Write out the whole listing exactly.

---------- The data ----------

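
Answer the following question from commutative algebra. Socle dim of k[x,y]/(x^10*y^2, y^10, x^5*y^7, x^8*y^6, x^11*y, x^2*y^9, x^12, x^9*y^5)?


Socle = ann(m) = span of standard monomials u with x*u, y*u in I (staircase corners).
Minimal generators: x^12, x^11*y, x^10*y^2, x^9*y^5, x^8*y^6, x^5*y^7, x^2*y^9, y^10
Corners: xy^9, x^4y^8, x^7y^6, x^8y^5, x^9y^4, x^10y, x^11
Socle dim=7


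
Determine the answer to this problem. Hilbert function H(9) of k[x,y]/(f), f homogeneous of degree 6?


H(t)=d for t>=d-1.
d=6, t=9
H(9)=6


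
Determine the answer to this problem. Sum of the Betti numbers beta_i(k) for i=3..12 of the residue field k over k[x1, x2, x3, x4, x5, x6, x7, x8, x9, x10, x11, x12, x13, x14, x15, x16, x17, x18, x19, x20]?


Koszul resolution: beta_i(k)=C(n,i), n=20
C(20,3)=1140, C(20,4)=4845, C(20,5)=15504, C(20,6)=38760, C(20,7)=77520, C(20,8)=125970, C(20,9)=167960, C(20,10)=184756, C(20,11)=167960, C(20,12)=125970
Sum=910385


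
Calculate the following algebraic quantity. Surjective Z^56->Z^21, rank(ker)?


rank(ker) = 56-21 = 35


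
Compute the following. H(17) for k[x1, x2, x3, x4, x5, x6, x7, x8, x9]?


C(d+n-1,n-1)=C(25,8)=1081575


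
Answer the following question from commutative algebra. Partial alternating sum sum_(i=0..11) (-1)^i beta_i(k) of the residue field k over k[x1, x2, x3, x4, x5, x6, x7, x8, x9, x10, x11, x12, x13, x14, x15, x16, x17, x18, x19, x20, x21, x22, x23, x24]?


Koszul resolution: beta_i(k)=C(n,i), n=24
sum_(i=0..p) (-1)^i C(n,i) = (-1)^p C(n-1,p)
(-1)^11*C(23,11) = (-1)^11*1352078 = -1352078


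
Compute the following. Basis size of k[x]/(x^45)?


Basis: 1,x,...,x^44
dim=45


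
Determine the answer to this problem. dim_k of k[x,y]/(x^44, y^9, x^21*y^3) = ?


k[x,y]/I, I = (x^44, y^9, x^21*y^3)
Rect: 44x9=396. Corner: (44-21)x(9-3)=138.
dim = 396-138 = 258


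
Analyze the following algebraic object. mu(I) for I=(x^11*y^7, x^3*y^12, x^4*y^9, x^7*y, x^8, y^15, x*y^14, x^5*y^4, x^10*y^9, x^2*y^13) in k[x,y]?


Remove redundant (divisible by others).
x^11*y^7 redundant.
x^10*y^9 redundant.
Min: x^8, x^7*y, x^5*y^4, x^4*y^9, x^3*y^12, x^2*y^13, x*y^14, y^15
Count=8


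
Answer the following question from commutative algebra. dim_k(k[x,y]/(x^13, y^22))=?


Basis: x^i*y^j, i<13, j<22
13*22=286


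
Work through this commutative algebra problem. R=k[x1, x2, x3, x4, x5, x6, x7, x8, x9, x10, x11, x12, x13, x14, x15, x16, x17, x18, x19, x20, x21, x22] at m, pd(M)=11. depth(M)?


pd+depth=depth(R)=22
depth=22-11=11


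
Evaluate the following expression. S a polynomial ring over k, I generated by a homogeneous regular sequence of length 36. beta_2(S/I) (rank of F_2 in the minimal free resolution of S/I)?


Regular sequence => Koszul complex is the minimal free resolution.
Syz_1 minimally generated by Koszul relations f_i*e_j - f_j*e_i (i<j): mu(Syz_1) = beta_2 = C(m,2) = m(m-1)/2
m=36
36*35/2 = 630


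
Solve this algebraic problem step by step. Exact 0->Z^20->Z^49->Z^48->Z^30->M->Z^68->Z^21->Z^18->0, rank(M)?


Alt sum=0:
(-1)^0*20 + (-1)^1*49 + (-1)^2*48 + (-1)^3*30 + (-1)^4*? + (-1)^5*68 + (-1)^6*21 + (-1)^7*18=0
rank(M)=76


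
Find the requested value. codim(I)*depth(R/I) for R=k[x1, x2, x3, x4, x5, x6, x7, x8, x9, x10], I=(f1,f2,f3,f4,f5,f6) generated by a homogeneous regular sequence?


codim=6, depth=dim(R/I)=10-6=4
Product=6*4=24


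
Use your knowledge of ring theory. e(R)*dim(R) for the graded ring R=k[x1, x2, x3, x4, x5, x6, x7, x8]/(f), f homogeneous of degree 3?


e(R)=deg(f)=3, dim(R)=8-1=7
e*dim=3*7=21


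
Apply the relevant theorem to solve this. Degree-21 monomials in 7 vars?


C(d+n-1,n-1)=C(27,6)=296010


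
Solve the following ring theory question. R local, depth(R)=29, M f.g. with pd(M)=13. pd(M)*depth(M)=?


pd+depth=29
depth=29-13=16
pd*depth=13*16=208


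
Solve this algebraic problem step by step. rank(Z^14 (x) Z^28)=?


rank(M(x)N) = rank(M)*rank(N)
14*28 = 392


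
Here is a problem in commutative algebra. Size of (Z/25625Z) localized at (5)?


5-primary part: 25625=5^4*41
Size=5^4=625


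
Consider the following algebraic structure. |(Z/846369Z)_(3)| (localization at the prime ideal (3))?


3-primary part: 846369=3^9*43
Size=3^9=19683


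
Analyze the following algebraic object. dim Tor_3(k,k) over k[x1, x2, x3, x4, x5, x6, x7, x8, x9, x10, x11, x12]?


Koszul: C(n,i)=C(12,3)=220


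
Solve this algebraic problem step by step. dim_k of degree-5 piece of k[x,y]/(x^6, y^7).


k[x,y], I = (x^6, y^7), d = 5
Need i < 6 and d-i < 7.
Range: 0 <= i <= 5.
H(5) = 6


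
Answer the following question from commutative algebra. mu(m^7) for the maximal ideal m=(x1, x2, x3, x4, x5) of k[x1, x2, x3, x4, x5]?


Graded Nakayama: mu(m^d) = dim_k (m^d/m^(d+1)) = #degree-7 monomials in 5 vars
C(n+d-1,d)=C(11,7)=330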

----------

» Exercise output:
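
Answer the following question from commutative algebra. Socle dim of k[x,y]/(x^10*y^2, y^10, x^5*y^7, x^8*y^6, x^11*y, x^2*y^9, x^12, x^9*y^5)?


Socle = ann(m) = span of standard monomials u with x*u, y*u in I (staircase corners).
Minimal generators: x^12, x^11*y, x^10*y^2, x^9*y^5, x^8*y^6, x^5*y^7, x^2*y^9, y^10
Corners: xy^9, x^4y^8, x^7y^6, x^8y^5, x^9y^4, x^10y, x^11
Socle dim=7


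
Determine the answer to this problem. Hilbert function H(9) of k[x,y]/(f), f homogeneous of degree 6?


H(t)=d for t>=d-1.
d=6, t=9
H(9)=6


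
Determine the answer to this problem. Sum of the Betti numbers beta_i(k) for i=3..12 of the residue field k over k[x1, x2, x3, x4, x5, x6, x7, x8, x9, x10, x11, x12, x13, x14, x15, x16, x17, x18, x19, x20]?


Koszul resolution: beta_i(k)=C(n,i), n=20
C(20,3)=1140, C(20,4)=4845, C(20,5)=15504, C(20,6)=38760, C(20,7)=77520, C(20,8)=125970, C(20,9)=167960, C(20,10)=184756, C(20,11)=167960, C(20,12)=125970
Sum=910385


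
Calculate the following algebraic quantity. Surjective Z^56->Z^21, rank(ker)?


rank(ker) = 56-21 = 35


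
Compute the following. H(17) for k[x1, x2, x3, x4, x5, x6, x7, x8, x9]?


C(d+n-1,n-1)=C(25,8)=1081575


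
Answer the following question from commutative algebra. Partial alternating sum sum_(i=0..11) (-1)^i beta_i(k) of the residue field k over k[x1, x2, x3, x4, x5, x6, x7, x8, x9, x10, x11, x12, x13, x14, x15, x16, x17, x18, x19, x20, x21, x22, x23, x24]?


Koszul resolution: beta_i(k)=C(n,i), n=24
sum_(i=0..p) (-1)^i C(n,i) = (-1)^p C(n-1,p)
(-1)^11*C(23,11) = (-1)^11*1352078 = -1352078


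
Compute the following. Basis size of k[x]/(x^45)?


Basis: 1,x,...,x^44
dim=45


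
Determine the answer to this problem. dim_k of k[x,y]/(x^44, y^9, x^21*y^3) = ?


k[x,y]/I, I = (x^44, y^9, x^21*y^3)
Rect: 44x9=396. Corner: (44-21)x(9-3)=138.
dim = 396-138 = 258


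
Analyze the following algebraic object. mu(I) for I=(x^11*y^7, x^3*y^12, x^4*y^9, x^7*y, x^8, y^15, x*y^14, x^5*y^4, x^10*y^9, x^2*y^13) in k[x,y]?


Remove redundant (divisible by others).
x^11*y^7 redundant.
x^10*y^9 redundant.
Min: x^8, x^7*y, x^5*y^4, x^4*y^9, x^3*y^12, x^2*y^13, x*y^14, y^15
Count=8


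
Answer the following question from commutative algebra. dim_k(k[x,y]/(x^13, y^22))=?


Basis: x^i*y^j, i<13, j<22
13*22=286


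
Work through this commutative algebra problem. R=k[x1, x2, x3, x4, x5, x6, x7, x8, x9, x10, x11, x12, x13, x14, x15, x16, x17, x18, x19, x20, x21, x22] at m, pd(M)=11. depth(M)?


pd+depth=depth(R)=22
depth=22-11=11


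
Evaluate the following expression. S a polynomial ring over k, I generated by a homogeneous regular sequence of length 36. beta_2(S/I) (rank of F_2 in the minimal free resolution of S/I)?


Regular sequence => Koszul complex is the minimal free resolution.
Syz_1 minimally generated by Koszul relations f_i*e_j - f_j*e_i (i<j): mu(Syz_1) = beta_2 = C(m,2) = m(m-1)/2
m=36
36*35/2 = 630


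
Solve this algebraic problem step by step. Exact 0->Z^20->Z^49->Z^48->Z^30->M->Z^68->Z^21->Z^18->0, rank(M)?


Alt sum=0:
(-1)^0*20 + (-1)^1*49 + (-1)^2*48 + (-1)^3*30 + (-1)^4*? + (-1)^5*68 + (-1)^6*21 + (-1)^7*18=0
rank(M)=76


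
Find the requested value. codim(I)*depth(R/I) for R=k[x1, x2, x3, x4, x5, x6, x7, x8, x9, x10], I=(f1,f2,f3,f4,f5,f6) generated by a homogeneous regular sequence?


codim=6, depth=dim(R/I)=10-6=4
Product=6*4=24


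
Use your knowledge of ring theory. e(R)*dim(R) for the graded ring R=k[x1, x2, x3, x4, x5, x6, x7, x8]/(f), f homogeneous of degree 3?


e(R)=deg(f)=3, dim(R)=8-1=7
e*dim=3*7=21


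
Apply the relevant theorem to solve this. Degree-21 monomials in 7 vars?


C(d+n-1,n-1)=C(27,6)=296010


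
Solve the following ring theory question. R local, depth(R)=29, M f.g. with pd(M)=13. pd(M)*depth(M)=?


pd+depth=29
depth=29-13=16
pd*depth=13*16=208


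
Solve this algebraic problem step by step. rank(Z^14 (x) Z^28)=?


rank(M(x)N) = rank(M)*rank(N)
14*28 = 392


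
Here is a problem in commutative algebra. Size of (Z/25625Z) localized at (5)?


5-primary part: 25625=5^4*41
Size=5^4=625


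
Consider the following algebraic structure. |(Z/846369Z)_(3)| (localization at the prime ideal (3))?


3-primary part: 846369=3^9*43
Size=3^9=19683


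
Analyze the following algebraic object. dim Tor_3(k,k) over k[x1, x2, x3, x4, x5, x6, x7, x8, x9, x10, x11, x12]?


Koszul: C(n,i)=C(12,3)=220


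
Solve this algebraic problem step by step. dim_k of degree-5 piece of k[x,y]/(x^6, y^7).


k[x,y], I = (x^6, y^7), d = 5
Need i < 6 and d-i < 7.
Range: 0 <= i <= 5.
H(5) = 6


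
Answer the following question from commutative algebra. mu(m^7) for the maximal ideal m=(x1, x2, x3, x4, x5) of k[x1, x2, x3, x4, x5]?


Graded Nakayama: mu(m^d) = dim_k (m^d/m^(d+1)) = #degree-7 monomials in 5 vars
C(n+d-1,d)=C(11,7)=330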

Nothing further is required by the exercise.